### Exercise requirements
The answer must be one number: how many lines below contain the word "following".

--

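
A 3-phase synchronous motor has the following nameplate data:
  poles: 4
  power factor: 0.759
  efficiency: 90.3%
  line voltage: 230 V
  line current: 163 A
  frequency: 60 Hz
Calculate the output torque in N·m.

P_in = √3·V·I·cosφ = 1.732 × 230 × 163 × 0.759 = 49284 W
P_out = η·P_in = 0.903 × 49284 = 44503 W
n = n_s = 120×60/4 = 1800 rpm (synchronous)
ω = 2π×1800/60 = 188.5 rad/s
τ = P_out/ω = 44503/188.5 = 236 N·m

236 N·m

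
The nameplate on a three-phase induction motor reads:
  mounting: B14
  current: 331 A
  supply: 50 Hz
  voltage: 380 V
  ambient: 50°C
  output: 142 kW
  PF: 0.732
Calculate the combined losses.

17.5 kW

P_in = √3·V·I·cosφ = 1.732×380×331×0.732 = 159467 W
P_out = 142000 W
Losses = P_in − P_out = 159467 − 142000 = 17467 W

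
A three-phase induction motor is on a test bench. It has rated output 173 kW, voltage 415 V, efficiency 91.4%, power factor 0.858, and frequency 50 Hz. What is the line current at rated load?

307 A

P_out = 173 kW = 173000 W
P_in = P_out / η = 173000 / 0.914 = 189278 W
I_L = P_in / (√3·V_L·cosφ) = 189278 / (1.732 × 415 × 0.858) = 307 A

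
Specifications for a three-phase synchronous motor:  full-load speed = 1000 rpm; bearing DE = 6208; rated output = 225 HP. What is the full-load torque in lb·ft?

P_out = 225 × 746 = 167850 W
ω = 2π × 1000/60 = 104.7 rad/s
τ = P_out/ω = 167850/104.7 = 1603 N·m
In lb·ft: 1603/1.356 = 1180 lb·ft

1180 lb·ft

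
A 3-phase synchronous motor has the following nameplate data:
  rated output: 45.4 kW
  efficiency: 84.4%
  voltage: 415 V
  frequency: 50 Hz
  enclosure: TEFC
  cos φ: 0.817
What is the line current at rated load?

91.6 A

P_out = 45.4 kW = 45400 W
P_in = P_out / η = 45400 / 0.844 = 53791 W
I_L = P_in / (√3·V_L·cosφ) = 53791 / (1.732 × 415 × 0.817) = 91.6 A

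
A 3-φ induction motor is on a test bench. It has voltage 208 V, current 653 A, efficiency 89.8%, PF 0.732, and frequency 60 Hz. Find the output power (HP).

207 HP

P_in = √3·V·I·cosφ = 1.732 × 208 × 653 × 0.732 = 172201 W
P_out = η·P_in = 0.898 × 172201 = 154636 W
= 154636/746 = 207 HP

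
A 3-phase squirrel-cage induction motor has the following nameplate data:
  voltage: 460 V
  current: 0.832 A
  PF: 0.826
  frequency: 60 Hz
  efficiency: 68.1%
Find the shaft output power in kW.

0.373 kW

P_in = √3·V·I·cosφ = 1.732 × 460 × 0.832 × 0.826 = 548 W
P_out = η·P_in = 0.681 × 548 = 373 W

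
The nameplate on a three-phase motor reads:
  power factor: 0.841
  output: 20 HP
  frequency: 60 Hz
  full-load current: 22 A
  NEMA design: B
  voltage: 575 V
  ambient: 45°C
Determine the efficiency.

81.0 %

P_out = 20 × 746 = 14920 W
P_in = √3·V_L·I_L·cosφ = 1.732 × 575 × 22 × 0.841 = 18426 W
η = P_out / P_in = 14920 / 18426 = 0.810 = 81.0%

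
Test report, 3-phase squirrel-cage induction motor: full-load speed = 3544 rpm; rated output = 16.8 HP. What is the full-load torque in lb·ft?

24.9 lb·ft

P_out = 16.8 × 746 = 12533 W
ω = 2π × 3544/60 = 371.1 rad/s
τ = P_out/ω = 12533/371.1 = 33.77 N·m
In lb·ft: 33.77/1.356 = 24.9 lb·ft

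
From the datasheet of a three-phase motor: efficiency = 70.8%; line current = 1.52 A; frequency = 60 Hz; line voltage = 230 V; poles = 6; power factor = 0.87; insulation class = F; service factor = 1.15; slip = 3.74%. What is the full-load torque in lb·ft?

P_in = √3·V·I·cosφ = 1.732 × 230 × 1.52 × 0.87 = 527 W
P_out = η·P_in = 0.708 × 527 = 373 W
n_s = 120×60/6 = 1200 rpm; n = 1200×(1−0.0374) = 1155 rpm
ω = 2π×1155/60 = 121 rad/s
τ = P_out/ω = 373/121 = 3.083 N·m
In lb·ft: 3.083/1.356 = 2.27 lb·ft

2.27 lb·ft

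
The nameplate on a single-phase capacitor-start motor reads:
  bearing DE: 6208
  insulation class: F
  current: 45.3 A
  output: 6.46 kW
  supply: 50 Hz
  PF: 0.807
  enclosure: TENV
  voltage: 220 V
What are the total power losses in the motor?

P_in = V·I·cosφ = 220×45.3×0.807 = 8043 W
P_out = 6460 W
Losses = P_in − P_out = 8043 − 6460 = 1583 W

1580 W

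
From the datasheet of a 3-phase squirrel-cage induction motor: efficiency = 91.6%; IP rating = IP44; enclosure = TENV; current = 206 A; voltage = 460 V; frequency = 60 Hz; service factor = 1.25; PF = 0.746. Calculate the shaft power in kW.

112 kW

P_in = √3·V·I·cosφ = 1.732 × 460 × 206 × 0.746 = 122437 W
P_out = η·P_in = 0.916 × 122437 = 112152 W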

--

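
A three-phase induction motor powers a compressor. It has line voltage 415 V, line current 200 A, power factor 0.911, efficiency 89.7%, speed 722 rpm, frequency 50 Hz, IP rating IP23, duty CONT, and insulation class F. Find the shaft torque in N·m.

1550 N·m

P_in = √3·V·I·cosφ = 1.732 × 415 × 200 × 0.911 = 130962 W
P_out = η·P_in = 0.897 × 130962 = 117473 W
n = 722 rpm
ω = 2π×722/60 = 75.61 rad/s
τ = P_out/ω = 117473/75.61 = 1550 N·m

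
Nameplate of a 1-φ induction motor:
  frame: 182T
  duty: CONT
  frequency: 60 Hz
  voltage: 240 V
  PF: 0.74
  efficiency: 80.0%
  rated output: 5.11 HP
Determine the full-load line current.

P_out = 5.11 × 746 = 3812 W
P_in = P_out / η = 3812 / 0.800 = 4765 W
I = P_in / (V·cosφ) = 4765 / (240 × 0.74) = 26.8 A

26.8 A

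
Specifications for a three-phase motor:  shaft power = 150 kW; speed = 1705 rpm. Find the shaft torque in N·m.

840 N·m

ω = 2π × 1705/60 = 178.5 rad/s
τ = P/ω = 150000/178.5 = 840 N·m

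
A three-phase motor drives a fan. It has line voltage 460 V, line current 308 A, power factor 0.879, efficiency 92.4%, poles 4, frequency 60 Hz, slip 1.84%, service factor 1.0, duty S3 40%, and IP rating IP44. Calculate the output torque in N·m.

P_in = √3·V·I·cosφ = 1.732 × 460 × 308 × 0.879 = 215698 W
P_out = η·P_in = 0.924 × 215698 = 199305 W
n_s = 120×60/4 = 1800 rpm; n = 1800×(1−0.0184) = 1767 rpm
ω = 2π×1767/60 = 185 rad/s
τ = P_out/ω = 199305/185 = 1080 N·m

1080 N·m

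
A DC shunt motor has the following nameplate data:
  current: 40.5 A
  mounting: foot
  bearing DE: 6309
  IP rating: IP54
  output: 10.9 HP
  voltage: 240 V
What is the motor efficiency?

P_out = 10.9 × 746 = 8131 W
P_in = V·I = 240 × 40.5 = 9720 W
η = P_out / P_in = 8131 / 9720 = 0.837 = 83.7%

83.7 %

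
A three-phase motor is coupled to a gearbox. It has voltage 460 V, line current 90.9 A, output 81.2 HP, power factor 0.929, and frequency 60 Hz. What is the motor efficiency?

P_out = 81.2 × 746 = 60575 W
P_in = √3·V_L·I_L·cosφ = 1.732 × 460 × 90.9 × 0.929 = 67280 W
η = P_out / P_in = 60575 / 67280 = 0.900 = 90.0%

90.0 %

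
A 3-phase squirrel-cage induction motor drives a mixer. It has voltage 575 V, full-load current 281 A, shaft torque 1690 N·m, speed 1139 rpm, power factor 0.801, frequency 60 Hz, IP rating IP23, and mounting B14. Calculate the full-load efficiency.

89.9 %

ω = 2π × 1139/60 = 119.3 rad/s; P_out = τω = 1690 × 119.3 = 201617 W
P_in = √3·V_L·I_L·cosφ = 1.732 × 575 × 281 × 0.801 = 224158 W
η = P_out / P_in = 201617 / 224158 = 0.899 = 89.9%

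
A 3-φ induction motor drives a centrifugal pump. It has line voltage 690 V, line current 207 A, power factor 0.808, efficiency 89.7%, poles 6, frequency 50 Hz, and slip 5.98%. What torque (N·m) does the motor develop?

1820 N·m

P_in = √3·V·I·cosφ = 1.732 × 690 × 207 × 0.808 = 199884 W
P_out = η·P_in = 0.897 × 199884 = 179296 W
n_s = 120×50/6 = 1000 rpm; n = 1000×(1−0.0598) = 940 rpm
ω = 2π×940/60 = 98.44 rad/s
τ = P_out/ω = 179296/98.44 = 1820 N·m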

--

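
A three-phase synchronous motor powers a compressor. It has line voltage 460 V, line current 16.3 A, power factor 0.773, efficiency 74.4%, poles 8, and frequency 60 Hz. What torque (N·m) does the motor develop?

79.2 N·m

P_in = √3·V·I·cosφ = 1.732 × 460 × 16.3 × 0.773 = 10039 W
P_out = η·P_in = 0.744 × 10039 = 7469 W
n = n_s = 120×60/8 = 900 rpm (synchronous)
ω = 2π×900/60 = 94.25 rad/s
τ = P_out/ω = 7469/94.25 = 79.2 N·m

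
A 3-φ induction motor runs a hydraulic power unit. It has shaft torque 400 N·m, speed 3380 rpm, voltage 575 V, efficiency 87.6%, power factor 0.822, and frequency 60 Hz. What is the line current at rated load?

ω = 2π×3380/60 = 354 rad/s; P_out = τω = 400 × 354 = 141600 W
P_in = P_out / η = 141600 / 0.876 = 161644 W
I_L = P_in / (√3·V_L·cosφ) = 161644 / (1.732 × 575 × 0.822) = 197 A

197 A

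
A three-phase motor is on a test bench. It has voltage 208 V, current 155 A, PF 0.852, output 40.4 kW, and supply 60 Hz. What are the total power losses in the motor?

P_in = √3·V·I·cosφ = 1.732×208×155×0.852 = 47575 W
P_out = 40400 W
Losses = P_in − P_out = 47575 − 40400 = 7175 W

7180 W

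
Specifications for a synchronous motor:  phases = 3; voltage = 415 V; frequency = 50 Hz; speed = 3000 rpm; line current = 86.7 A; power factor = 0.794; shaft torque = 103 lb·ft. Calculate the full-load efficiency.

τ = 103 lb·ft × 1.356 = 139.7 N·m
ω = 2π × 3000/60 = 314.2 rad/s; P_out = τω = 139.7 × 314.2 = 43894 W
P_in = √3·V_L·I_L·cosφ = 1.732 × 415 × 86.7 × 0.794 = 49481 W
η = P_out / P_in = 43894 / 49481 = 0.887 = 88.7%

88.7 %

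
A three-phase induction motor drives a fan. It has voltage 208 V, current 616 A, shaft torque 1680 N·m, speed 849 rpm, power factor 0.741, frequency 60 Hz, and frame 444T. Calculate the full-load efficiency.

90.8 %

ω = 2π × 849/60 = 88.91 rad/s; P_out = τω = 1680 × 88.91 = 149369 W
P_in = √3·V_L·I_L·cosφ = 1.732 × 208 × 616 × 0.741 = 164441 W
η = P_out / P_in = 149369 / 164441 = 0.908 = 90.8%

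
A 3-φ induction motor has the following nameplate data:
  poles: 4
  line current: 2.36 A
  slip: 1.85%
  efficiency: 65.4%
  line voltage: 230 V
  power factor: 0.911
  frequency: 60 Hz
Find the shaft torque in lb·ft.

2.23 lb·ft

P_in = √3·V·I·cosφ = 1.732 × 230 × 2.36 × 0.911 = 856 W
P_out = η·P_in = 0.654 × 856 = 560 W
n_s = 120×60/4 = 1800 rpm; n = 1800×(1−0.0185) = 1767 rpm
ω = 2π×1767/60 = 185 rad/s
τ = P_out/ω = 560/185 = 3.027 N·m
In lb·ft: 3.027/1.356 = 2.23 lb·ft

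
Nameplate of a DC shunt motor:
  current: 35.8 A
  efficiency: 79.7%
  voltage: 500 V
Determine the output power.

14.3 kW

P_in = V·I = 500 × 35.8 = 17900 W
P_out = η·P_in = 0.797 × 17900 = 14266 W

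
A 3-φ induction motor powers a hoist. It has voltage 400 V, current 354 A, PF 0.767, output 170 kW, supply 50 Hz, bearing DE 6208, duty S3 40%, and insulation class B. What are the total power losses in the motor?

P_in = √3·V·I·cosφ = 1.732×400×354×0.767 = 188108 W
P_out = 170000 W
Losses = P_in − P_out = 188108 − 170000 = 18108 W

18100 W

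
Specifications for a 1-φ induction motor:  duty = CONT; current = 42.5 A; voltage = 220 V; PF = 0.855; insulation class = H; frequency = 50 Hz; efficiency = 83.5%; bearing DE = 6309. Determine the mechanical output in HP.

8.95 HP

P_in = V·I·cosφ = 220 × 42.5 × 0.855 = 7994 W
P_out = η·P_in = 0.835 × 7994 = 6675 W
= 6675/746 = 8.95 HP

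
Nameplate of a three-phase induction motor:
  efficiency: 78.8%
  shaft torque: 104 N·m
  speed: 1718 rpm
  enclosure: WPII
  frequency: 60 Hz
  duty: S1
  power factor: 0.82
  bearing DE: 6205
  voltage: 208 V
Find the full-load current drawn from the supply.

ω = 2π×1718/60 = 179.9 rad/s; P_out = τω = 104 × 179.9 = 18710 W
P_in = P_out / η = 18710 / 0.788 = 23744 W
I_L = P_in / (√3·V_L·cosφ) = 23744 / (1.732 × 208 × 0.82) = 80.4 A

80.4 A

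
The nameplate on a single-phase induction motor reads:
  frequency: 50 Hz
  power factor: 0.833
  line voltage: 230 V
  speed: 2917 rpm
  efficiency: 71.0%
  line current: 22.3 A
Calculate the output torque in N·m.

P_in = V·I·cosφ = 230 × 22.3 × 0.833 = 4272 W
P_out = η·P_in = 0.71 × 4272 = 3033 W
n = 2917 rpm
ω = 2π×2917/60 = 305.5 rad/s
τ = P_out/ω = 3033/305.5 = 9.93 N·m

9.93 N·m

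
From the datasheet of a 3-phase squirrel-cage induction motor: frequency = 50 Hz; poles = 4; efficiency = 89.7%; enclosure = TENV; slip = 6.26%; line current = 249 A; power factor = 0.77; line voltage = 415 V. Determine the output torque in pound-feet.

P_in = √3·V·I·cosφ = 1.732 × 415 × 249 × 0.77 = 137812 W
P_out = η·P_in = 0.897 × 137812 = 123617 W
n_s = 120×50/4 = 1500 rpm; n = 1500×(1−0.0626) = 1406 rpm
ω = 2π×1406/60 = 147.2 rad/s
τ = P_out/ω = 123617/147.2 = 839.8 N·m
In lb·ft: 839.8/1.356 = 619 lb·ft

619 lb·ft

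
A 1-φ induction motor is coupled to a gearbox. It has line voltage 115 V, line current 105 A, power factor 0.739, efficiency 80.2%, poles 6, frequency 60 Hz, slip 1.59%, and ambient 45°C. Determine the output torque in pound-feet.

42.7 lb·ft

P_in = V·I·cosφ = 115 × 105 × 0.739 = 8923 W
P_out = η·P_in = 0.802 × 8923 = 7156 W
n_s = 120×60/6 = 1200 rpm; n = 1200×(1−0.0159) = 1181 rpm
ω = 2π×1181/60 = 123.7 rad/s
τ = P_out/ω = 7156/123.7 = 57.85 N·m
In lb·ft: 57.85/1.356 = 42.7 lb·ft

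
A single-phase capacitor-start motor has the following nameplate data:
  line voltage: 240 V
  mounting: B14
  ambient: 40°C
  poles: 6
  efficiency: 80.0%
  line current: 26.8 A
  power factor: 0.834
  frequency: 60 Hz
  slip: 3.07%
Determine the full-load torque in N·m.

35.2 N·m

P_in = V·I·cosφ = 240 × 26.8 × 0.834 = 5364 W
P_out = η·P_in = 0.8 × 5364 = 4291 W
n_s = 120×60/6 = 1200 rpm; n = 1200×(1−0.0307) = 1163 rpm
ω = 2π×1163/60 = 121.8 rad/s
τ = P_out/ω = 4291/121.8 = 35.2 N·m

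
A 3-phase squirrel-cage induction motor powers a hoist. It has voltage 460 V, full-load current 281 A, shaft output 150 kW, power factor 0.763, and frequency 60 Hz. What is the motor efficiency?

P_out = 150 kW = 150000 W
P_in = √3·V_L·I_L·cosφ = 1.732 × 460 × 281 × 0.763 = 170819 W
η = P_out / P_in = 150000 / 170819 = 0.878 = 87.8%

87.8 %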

--

### Answer for the task
6